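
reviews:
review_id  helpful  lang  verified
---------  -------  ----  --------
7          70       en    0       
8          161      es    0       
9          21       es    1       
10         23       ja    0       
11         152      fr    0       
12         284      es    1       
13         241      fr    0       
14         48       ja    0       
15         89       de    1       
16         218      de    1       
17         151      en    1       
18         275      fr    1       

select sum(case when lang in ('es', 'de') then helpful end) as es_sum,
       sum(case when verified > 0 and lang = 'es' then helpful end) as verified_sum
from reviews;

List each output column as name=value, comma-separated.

[es_sum: lang in ('es', 'de')]
review_id=7: ✗
review_id=8: ✓ → 161
review_id=9: ✓ → 21
review_id=10: ✗
review_id=11: ✗
review_id=12: ✓ → 284
review_id=13: ✗
review_id=14: ✗
review_id=15: ✓ → 89
review_id=16: ✓ → 218
review_id=17: ✗
review_id=18: ✗
es_sum = 161 + 21 + 284 + 89 + 218 = 773
—
[verified_sum: verified > 0 and lang = 'es']
review_id=7: ✗
review_id=8: ✗
review_id=9: ✓ → 21
review_id=10: ✗
review_id=11: ✗
review_id=12: ✓ → 284
review_id=13: ✗
review_id=14: ✗
review_id=15: ✗
review_id=16: ✗
review_id=17: ✗
review_id=18: ✗
verified_sum = 21 + 284 = 305

es_sum=773, verified_sum=305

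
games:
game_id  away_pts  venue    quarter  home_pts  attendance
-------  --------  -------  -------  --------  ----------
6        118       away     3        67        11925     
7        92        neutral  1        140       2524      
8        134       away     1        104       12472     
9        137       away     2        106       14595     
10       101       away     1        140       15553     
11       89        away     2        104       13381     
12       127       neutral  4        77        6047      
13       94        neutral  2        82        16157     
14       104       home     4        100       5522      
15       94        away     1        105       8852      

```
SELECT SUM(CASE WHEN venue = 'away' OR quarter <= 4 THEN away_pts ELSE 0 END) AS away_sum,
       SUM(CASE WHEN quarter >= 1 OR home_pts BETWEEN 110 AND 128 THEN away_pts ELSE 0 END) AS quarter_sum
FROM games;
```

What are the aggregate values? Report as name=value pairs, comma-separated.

away_sum=1090, quarter_sum=1090

[away_sum: venue = 'away' OR quarter <= 4]
game_id=6: ✓ → 118
game_id=7: ✓ → 92
game_id=8: ✓ → 134
game_id=9: ✓ → 137
game_id=10: ✓ → 101
game_id=11: ✓ → 89
game_id=12: ✓ → 127
game_id=13: ✓ → 94
game_id=14: ✓ → 104
game_id=15: ✓ → 94
away_sum = 118 + 92 + 134 + 137 + 101 + 89 + 127 + 94 + 104 + 94 = 1090
—
[quarter_sum: quarter >= 1 OR home_pts BETWEEN 110 AND 128]
game_id=6: ✓ → 118
game_id=7: ✓ → 92
game_id=8: ✓ → 134
game_id=9: ✓ → 137
game_id=10: ✓ → 101
game_id=11: ✓ → 89
game_id=12: ✓ → 127
game_id=13: ✓ → 94
game_id=14: ✓ → 104
game_id=15: ✓ → 94
quarter_sum = 118 + 92 + 134 + 137 + 101 + 89 + 127 + 94 + 104 + 94 = 1090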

* * *

- [ACTIVITY]:
In the entries above, find every line holding the word "ELSE" and copy it out.

- [SOLUTION FOR THIS PROBLEM]:
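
SELECT SUM(CASE WHEN venue = 'away' OR quarter <= 4 THEN away_pts ELSE 0 END) AS away_sum,
       SUM(CASE WHEN quarter >= 1 OR home_pts BETWEEN 110 AND 128 THEN away_pts ELSE 0 END) AS quarter_sum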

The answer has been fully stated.